__Provided data__

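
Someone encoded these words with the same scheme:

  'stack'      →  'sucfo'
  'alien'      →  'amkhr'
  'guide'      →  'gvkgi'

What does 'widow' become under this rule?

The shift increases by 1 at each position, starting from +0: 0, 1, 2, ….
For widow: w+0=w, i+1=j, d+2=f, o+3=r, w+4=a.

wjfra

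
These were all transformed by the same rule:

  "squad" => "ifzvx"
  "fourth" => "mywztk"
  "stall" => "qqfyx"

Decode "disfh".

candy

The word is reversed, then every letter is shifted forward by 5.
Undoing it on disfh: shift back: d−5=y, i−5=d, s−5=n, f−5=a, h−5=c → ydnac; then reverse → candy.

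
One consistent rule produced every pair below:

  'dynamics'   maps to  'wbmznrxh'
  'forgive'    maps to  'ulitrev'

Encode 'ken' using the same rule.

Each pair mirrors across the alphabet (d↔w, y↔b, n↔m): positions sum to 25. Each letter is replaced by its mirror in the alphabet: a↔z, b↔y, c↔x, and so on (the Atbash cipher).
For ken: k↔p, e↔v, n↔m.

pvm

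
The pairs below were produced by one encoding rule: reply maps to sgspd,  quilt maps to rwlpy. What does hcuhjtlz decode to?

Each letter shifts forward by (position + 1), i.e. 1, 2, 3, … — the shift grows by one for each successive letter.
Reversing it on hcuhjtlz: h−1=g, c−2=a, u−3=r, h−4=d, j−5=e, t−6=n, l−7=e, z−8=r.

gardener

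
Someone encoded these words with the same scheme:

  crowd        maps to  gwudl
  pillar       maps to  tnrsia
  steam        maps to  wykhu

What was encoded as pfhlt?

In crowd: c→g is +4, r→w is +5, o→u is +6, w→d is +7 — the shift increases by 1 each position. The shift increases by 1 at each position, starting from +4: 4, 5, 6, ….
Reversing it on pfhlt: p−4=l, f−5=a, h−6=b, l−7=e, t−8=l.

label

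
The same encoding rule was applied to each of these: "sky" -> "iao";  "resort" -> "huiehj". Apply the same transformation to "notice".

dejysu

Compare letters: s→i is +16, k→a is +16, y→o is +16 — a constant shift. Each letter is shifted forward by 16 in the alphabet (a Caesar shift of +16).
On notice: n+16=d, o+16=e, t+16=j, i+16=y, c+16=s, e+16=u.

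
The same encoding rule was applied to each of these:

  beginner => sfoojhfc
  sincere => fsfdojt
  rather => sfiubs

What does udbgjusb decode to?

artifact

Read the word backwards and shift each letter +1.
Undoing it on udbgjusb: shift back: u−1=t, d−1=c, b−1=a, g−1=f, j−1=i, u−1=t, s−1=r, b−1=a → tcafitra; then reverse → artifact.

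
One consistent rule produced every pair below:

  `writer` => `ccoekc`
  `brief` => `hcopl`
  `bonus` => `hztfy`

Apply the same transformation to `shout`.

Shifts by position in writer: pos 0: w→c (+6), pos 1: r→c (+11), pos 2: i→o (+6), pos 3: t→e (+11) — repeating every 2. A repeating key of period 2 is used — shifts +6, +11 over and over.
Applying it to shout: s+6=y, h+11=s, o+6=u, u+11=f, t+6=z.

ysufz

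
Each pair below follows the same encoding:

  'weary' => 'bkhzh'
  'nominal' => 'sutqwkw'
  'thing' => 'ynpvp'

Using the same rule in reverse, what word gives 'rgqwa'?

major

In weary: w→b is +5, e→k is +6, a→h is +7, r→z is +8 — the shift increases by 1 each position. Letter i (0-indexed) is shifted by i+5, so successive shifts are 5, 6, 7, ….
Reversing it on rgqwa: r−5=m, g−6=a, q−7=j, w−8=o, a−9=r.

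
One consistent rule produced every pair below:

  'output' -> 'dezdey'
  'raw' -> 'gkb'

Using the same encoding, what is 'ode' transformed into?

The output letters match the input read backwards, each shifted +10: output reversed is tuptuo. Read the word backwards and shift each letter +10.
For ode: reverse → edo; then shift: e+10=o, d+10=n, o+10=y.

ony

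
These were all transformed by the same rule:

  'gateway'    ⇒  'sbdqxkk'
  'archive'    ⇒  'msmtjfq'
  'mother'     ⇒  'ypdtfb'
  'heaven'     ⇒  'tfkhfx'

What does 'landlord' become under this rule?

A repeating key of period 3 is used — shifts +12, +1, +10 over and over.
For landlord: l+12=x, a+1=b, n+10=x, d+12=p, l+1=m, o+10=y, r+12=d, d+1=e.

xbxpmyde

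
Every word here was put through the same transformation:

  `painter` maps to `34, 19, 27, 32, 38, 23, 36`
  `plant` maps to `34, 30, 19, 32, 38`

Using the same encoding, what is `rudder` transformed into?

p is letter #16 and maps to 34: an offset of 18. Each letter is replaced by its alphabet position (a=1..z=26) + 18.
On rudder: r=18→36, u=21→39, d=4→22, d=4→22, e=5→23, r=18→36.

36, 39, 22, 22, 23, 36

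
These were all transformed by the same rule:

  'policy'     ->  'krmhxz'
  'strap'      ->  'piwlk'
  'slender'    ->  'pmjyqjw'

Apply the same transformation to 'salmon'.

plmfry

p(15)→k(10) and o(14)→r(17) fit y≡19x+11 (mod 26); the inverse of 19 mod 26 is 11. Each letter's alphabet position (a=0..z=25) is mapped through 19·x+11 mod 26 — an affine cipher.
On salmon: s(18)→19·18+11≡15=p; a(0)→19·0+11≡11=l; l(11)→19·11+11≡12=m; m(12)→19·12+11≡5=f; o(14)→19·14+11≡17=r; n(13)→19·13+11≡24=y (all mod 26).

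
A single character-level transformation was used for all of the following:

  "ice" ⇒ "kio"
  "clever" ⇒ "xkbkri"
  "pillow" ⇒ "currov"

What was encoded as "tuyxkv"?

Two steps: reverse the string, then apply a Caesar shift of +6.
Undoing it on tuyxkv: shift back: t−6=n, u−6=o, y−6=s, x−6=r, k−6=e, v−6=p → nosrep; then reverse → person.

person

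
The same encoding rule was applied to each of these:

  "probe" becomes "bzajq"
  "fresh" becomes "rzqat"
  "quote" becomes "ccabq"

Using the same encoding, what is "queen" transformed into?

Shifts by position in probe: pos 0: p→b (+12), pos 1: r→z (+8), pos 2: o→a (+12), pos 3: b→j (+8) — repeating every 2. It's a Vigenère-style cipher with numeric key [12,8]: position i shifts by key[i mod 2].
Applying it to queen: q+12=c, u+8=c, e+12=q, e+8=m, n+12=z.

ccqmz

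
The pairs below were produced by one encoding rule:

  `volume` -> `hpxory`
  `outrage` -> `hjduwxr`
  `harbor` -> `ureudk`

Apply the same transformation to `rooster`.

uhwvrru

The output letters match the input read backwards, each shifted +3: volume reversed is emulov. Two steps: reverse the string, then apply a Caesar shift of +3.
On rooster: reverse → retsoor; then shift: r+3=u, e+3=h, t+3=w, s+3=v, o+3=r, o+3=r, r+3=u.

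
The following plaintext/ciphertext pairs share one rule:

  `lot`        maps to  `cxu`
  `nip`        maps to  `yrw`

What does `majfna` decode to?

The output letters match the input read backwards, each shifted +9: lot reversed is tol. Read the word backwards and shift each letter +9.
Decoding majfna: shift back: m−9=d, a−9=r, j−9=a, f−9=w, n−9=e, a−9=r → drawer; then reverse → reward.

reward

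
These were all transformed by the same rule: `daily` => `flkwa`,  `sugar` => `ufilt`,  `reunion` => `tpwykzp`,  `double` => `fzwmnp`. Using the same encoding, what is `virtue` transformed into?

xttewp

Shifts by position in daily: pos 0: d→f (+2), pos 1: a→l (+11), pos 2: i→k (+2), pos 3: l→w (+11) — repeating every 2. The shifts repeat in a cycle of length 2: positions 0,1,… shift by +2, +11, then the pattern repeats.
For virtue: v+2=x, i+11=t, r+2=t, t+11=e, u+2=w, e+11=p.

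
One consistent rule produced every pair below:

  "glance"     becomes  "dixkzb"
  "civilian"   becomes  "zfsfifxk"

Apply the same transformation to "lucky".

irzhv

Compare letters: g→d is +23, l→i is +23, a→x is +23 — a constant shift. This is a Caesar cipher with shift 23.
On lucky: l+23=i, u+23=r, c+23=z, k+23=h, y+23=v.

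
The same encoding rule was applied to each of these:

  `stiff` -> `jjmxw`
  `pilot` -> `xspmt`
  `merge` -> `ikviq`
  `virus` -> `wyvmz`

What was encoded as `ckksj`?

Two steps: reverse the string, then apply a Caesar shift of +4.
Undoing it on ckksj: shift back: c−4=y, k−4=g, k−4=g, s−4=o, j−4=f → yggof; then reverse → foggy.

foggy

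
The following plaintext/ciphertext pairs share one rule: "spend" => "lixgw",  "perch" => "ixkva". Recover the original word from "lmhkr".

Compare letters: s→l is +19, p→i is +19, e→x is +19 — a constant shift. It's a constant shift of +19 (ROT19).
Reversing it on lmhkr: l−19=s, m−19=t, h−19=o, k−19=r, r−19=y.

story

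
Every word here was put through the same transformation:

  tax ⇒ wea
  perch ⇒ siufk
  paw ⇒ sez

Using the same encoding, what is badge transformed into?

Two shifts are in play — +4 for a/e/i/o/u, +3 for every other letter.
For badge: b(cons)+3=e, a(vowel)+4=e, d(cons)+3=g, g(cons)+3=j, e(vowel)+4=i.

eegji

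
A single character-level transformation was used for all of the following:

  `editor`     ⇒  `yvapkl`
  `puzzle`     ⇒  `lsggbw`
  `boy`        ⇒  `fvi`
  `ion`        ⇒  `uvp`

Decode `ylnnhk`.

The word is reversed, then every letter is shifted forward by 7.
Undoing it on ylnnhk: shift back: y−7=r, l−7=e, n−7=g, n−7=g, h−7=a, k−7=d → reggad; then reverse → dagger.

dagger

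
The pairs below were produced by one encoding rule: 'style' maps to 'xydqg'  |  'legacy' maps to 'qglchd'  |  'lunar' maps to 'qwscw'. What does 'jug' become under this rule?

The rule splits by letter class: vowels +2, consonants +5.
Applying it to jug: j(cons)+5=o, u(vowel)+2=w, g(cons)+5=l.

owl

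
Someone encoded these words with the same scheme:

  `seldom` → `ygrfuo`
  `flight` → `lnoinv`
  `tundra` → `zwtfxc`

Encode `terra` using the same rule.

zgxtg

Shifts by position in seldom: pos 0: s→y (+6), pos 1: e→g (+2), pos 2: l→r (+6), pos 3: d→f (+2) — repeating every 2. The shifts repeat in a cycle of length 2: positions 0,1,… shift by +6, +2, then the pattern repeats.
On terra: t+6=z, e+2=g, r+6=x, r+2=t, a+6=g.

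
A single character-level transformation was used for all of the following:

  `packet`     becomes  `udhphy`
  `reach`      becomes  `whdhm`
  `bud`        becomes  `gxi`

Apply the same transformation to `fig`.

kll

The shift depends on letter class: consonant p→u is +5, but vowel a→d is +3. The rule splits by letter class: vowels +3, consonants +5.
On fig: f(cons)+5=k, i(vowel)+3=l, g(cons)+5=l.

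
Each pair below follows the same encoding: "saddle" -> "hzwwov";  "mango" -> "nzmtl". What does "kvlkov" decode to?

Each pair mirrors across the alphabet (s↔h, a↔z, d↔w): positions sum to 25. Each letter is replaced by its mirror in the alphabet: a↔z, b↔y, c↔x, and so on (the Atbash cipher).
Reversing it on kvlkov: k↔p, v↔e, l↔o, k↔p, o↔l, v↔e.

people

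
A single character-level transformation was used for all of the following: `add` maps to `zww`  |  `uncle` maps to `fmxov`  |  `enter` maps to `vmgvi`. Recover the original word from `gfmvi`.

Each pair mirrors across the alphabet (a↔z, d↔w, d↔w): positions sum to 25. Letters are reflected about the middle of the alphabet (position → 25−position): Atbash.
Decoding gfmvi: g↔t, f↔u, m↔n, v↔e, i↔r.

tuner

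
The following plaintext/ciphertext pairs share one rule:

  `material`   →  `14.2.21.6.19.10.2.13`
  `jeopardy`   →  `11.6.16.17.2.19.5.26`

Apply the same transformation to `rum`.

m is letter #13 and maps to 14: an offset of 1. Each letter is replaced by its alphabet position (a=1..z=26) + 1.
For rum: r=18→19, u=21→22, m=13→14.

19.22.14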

__Task__
The lines to return are those holding the string "becomes" anywhere in the listing above.

__Written response__
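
  "probe" becomes "bzajq"
  "fresh" becomes "rzqat"
  "quote" becomes "ccabq"
  "glance"     becomes  "dixkzb"
  "civilian"   becomes  "zfsfifxk"
  `packet`     becomes  `udhphy`
  `reach`      becomes  `whdhm`
  `bud`        becomes  `gxi`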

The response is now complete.